What you have to do: Both the line below containing "b2: b1 b3 b4" and the line containing "Compute the dominator", along with every line between them, should be repeated exactly; no other line belongs in the answer.

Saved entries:
______________________________
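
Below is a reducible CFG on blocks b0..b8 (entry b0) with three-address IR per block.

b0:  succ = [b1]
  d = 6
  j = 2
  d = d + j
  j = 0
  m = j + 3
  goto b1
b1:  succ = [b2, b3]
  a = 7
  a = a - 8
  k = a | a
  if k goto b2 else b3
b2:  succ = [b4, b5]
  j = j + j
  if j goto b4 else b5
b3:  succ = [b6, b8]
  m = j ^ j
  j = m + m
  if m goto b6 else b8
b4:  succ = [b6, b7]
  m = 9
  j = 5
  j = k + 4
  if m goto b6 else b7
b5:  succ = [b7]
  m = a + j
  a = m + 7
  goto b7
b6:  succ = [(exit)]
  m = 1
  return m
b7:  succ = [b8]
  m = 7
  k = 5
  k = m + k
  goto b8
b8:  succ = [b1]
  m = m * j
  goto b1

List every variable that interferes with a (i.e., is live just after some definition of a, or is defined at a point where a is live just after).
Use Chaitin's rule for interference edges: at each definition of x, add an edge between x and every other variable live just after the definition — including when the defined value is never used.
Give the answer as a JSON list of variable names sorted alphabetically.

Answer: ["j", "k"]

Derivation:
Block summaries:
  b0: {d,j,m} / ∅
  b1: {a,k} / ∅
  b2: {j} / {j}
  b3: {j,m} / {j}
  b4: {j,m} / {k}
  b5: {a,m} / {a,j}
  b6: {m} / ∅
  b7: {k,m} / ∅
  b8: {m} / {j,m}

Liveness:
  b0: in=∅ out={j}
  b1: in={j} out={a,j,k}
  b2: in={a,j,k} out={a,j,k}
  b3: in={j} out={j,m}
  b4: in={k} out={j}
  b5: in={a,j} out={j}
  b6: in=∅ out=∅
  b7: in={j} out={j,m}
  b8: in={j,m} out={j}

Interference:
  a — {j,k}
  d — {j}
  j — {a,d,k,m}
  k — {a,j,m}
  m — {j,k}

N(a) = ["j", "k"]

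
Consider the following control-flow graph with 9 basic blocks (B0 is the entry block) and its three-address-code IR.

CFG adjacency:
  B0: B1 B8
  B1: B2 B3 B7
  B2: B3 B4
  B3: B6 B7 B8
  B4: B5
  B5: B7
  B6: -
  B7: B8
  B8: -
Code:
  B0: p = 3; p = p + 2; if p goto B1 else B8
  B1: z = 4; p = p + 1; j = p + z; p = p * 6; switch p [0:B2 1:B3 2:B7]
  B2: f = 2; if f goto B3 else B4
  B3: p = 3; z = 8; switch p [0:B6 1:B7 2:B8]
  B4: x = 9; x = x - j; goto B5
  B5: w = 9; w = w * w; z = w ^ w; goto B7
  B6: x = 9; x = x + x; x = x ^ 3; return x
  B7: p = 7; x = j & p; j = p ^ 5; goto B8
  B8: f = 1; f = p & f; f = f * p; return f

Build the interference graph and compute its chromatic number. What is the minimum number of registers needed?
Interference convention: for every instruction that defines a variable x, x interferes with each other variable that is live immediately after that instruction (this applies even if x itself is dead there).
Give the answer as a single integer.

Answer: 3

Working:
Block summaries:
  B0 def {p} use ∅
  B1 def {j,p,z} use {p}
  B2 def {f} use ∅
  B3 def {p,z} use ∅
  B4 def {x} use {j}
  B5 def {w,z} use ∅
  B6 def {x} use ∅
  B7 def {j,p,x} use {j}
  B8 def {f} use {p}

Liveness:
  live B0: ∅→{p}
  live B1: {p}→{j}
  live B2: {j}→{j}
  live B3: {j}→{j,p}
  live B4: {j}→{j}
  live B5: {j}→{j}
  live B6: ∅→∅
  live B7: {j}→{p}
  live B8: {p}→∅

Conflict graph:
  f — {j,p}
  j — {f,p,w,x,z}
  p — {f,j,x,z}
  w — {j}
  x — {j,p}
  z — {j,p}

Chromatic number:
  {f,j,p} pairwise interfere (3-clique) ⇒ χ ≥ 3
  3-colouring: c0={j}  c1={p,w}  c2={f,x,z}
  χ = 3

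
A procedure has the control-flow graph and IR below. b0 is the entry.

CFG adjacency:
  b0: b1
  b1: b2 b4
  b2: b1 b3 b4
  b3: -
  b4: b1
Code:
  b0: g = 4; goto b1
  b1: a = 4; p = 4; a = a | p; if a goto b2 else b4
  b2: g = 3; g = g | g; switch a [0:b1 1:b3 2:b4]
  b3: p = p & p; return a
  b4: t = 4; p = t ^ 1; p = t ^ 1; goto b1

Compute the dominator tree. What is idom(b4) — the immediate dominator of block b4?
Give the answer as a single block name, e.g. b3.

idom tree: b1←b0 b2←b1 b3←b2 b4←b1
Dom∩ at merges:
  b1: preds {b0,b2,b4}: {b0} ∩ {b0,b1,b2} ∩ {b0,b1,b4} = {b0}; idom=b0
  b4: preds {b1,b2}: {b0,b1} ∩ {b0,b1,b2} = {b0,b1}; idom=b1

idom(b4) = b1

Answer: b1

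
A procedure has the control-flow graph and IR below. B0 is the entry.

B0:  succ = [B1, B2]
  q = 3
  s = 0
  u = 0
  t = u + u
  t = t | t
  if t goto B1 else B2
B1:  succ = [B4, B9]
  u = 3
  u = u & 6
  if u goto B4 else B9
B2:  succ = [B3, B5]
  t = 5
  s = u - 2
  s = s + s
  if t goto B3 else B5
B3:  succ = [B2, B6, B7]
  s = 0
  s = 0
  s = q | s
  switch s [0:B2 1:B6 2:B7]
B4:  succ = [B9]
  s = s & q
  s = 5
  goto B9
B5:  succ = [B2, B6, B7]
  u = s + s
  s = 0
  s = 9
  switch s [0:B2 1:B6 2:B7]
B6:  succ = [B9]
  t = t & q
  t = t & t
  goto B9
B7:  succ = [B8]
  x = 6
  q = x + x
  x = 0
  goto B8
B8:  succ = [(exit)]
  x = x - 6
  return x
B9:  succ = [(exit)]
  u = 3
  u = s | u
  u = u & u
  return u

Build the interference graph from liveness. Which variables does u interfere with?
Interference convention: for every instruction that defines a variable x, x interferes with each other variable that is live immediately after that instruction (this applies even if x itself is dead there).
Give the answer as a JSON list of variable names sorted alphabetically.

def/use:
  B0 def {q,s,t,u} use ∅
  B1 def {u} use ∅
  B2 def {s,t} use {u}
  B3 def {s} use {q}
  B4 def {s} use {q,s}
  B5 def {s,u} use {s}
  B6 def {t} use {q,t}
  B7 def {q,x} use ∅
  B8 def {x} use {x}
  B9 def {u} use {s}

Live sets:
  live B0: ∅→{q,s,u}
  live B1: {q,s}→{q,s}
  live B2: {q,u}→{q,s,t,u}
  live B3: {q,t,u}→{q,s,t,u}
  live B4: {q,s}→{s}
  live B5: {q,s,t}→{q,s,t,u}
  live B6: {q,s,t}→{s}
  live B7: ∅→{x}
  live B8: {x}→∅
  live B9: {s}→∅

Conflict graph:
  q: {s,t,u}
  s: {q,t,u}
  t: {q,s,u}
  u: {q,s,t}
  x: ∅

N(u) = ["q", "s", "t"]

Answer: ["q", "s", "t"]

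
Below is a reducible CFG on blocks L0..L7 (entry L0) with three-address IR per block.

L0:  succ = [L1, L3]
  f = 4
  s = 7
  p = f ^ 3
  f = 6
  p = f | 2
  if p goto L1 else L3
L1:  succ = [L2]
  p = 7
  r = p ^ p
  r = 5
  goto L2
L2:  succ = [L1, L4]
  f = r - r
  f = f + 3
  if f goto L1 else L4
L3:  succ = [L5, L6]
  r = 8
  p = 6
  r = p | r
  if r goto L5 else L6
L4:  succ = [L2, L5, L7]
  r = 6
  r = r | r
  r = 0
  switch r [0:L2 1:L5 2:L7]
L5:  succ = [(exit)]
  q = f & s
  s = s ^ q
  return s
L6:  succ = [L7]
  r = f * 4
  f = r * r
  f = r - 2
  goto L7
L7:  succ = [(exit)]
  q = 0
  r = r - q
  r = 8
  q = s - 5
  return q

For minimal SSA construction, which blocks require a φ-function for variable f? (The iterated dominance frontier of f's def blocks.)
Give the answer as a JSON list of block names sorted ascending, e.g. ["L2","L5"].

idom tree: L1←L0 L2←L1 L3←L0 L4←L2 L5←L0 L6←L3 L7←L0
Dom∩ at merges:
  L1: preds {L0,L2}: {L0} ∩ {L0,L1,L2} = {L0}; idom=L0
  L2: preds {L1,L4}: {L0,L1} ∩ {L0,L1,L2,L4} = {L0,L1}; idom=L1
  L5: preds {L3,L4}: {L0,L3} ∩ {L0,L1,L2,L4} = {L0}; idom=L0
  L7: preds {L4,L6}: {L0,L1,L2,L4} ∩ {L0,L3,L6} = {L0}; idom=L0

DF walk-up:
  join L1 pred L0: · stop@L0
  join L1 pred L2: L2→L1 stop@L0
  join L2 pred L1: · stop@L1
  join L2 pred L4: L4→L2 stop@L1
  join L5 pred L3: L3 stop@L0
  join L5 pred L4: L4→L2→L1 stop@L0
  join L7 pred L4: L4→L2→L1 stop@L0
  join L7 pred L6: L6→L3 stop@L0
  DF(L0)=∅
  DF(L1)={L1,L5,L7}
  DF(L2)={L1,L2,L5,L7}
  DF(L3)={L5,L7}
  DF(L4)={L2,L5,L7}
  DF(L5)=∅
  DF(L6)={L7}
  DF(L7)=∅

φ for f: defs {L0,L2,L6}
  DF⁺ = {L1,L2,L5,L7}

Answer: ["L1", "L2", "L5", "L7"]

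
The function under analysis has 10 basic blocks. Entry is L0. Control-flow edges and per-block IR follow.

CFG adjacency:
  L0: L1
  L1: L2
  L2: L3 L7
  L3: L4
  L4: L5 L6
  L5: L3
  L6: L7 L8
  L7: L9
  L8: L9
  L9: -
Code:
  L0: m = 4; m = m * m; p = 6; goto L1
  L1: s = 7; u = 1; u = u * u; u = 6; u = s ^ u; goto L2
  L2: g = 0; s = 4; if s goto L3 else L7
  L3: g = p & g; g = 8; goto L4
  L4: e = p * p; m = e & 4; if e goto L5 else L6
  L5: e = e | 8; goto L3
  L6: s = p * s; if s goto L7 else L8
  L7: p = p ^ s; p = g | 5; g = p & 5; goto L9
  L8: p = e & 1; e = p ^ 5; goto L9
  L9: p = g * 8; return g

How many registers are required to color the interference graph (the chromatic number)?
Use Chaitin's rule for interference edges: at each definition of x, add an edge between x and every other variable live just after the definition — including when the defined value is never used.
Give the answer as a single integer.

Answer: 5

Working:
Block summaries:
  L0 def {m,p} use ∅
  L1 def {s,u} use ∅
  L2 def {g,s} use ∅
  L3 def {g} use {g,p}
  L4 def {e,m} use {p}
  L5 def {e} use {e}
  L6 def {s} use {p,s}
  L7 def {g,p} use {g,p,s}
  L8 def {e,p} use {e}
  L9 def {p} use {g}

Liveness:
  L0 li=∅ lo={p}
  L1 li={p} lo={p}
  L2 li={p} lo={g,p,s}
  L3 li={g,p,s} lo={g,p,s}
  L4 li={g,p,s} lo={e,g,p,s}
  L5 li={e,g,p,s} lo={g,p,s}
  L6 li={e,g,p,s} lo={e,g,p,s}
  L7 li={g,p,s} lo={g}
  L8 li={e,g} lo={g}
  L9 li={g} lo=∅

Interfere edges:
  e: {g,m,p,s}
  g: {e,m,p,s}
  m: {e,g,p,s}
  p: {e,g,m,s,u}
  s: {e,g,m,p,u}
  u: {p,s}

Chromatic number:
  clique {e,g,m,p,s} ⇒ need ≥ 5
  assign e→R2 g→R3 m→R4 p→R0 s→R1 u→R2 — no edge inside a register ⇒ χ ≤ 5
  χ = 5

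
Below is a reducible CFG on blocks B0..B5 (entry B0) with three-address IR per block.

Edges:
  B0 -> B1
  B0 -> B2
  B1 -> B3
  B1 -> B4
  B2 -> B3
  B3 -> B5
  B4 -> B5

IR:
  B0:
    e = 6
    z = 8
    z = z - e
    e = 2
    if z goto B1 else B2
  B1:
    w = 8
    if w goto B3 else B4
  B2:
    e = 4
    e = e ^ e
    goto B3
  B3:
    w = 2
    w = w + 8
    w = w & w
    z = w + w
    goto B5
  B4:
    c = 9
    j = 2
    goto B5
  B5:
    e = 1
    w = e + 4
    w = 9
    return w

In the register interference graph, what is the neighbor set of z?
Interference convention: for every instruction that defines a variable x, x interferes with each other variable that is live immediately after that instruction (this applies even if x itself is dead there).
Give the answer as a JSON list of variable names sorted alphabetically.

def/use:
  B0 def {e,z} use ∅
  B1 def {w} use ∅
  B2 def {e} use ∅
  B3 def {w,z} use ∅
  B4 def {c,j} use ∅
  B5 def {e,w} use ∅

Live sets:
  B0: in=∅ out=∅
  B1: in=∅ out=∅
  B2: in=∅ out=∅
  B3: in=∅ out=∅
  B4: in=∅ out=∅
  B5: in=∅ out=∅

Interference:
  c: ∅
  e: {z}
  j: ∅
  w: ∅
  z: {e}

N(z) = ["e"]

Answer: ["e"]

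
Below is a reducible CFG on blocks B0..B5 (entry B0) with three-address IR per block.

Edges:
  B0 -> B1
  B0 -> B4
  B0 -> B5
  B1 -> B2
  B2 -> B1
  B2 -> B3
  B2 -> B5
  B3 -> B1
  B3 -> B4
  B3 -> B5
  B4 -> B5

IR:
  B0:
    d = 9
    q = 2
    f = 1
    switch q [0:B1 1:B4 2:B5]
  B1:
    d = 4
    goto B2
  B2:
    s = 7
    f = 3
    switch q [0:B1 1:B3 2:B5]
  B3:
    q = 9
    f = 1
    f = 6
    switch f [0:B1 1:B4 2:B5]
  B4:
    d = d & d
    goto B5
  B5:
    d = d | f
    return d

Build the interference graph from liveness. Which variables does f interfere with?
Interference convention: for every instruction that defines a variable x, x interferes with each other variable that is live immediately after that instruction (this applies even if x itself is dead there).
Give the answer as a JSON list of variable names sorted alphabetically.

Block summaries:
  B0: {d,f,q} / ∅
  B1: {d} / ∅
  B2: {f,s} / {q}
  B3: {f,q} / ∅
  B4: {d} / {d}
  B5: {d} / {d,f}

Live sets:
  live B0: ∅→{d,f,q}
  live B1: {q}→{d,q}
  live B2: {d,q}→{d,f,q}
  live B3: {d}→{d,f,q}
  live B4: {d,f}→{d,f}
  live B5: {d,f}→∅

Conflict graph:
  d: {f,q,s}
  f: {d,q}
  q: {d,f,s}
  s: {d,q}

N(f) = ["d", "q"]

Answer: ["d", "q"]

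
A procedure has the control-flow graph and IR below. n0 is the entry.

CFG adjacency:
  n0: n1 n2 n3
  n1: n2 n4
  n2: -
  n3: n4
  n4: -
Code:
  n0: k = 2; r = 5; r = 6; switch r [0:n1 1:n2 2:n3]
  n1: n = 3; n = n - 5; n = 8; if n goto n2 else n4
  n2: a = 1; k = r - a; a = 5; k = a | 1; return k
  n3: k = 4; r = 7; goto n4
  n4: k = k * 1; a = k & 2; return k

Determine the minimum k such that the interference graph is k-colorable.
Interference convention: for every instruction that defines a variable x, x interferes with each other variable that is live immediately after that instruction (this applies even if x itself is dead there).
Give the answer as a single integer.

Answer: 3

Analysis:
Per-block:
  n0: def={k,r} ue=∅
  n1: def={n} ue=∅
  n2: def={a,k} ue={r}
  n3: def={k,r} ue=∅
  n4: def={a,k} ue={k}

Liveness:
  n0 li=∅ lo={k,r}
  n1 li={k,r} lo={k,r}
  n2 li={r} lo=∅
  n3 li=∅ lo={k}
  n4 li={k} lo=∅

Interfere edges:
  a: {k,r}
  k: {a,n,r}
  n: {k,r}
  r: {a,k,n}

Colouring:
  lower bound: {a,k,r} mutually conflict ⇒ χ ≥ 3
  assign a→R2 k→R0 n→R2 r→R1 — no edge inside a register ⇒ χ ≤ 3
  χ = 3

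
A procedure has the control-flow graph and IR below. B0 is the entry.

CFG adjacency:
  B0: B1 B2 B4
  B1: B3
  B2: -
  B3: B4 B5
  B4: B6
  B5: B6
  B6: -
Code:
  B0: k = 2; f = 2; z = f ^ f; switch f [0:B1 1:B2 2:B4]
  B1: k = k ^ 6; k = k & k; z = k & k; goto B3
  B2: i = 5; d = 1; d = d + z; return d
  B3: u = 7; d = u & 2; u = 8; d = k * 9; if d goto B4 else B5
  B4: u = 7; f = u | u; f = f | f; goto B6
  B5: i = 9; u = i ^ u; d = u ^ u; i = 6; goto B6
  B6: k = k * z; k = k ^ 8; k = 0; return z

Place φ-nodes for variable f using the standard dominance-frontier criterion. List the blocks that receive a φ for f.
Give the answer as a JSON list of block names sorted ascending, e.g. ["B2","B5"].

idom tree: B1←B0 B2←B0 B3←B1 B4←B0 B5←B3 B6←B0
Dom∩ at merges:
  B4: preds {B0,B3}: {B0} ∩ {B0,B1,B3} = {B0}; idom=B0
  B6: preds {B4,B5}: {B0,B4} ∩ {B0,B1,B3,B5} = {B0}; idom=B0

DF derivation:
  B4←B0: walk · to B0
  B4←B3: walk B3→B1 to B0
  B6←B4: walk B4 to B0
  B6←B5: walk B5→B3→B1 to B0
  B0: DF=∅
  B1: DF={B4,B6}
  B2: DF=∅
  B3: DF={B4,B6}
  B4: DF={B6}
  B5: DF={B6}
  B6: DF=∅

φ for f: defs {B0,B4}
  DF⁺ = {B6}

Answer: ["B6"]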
______________________________
Response area:
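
  b2: b1 b3 b4
  b3: -
  b4: b1
Code:
  b0: g = 4; goto b1
  b1: a = 4; p = 4; a = a | p; if a goto b2 else b4
  b2: g = 3; g = g | g; switch a [0:b1 1:b3 2:b4]
  b3: p = p & p; return a
  b4: t = 4; p = t ^ 1; p = t ^ 1; goto b1

Compute the dominator tree. What is idom(b4) — the immediate dominator of block b4?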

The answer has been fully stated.